Go through the data and copy each line where the word "chosen" shows up.

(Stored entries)
--------------------------------------------------
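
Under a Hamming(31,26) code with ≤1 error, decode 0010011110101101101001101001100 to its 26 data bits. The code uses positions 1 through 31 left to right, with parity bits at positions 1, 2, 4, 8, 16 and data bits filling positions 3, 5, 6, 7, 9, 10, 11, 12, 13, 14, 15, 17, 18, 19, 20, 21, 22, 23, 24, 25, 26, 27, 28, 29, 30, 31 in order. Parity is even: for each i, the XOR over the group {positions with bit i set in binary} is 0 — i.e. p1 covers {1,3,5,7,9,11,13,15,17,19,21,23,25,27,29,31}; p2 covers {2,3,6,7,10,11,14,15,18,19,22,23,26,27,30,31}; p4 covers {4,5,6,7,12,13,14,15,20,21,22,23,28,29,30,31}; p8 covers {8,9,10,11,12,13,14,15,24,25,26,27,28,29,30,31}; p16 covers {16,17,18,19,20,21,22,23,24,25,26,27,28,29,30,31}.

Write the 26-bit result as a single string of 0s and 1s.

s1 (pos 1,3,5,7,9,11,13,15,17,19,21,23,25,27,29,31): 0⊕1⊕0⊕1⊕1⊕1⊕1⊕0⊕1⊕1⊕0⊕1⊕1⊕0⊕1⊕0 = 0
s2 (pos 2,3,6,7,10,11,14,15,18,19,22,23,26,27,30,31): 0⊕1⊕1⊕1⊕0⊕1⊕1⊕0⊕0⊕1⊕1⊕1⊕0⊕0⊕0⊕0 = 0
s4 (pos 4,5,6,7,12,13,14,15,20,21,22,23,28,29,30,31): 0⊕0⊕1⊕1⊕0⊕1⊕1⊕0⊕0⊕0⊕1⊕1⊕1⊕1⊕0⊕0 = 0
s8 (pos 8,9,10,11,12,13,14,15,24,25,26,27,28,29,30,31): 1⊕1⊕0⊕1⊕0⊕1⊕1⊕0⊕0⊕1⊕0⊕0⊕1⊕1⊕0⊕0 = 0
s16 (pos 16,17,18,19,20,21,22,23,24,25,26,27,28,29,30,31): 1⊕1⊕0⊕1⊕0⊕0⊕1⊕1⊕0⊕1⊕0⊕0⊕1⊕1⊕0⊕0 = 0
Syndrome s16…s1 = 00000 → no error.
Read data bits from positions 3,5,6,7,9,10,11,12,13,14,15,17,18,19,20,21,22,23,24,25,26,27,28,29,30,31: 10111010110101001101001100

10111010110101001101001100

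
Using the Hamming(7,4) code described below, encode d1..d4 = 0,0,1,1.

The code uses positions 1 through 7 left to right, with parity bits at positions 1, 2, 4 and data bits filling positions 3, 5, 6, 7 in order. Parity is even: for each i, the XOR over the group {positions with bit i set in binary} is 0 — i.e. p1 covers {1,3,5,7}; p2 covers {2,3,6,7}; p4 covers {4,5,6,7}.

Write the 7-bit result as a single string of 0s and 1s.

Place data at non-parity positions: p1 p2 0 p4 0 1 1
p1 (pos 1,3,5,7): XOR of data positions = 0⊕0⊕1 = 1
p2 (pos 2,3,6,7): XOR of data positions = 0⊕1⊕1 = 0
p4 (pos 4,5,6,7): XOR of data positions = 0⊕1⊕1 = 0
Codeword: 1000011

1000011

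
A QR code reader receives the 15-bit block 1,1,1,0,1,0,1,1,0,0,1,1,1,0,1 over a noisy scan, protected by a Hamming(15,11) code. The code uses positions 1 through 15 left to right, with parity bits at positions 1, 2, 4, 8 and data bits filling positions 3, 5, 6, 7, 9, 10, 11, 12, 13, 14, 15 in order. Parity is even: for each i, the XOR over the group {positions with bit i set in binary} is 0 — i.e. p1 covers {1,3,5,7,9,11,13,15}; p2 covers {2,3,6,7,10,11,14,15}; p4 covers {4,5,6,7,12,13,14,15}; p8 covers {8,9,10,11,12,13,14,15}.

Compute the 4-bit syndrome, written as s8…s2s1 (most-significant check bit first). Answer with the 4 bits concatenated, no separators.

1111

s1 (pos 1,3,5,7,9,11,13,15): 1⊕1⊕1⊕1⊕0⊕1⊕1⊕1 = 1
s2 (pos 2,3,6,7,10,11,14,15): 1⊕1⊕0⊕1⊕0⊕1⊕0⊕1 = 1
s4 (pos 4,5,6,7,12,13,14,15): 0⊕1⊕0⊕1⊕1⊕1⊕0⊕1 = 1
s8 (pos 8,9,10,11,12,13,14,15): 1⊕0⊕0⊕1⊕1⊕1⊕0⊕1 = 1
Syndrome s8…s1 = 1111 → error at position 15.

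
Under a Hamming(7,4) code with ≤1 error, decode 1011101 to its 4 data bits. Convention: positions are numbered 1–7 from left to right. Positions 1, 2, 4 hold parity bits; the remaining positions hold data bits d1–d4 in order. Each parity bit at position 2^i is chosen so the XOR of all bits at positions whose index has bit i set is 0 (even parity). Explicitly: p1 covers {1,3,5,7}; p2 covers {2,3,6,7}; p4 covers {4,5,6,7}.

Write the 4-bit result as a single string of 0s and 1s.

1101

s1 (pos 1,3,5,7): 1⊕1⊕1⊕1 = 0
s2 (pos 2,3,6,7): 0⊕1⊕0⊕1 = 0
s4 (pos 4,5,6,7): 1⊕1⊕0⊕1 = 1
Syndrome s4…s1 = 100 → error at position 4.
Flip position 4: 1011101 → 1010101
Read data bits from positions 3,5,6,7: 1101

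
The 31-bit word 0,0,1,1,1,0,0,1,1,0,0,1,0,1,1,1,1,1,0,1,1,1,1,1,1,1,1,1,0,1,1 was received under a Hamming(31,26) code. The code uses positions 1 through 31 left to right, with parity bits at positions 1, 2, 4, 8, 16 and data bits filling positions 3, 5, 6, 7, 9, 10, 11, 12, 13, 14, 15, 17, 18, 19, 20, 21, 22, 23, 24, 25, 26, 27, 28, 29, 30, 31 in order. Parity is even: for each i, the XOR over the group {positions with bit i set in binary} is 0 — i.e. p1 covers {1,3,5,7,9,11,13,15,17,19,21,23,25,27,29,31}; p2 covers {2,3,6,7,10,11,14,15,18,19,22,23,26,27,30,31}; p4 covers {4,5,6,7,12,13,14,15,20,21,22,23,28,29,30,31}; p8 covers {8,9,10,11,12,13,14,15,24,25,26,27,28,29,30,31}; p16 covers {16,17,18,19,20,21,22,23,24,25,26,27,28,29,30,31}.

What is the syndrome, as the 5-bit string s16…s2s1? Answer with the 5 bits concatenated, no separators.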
--------------------------------------------------
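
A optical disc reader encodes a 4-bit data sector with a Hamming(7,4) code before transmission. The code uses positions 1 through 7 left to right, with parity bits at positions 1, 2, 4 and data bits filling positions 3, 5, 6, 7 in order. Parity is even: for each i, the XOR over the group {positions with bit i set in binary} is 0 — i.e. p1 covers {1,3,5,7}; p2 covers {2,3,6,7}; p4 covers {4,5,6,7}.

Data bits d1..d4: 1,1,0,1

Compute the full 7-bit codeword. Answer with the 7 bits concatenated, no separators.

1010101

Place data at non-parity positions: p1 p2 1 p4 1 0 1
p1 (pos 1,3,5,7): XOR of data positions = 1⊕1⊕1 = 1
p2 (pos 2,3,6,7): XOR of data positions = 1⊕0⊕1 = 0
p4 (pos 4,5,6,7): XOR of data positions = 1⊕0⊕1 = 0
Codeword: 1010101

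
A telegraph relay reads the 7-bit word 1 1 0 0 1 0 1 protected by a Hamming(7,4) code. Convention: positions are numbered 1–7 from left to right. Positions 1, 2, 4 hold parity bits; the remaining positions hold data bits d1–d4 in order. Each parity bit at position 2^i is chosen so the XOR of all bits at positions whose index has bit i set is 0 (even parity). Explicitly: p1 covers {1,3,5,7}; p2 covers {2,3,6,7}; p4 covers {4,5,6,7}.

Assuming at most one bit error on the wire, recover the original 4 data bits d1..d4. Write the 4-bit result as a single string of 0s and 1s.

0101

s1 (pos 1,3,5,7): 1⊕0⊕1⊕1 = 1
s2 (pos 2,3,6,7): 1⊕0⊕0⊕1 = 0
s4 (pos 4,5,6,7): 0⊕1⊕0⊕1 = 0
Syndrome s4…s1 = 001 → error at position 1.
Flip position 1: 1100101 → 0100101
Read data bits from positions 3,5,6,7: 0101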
--------------------------------------------------
Answer area:
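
Under a Hamming(7,4) code with ≤1 error, decode 1011101 to its 4 data bits. Convention: positions are numbered 1–7 from left to right. Positions 1, 2, 4 hold parity bits; the remaining positions hold data bits d1–d4 in order. Each parity bit at position 2^i is chosen so the XOR of all bits at positions whose index has bit i set is 0 (even parity). Explicitly: p1 covers {1,3,5,7}; p2 covers {2,3,6,7}; p4 covers {4,5,6,7}.
A telegraph relay reads the 7-bit word 1 1 0 0 1 0 1 protected by a Hamming(7,4) code. Convention: positions are numbered 1–7 from left to right. Positions 1, 2, 4 hold parity bits; the remaining positions hold data bits d1–d4 in order. Each parity bit at position 2^i is chosen so the XOR of all bits at positions whose index has bit i set is 0 (even parity). Explicitly: p1 covers {1,3,5,7}; p2 covers {2,3,6,7}; p4 covers {4,5,6,7}.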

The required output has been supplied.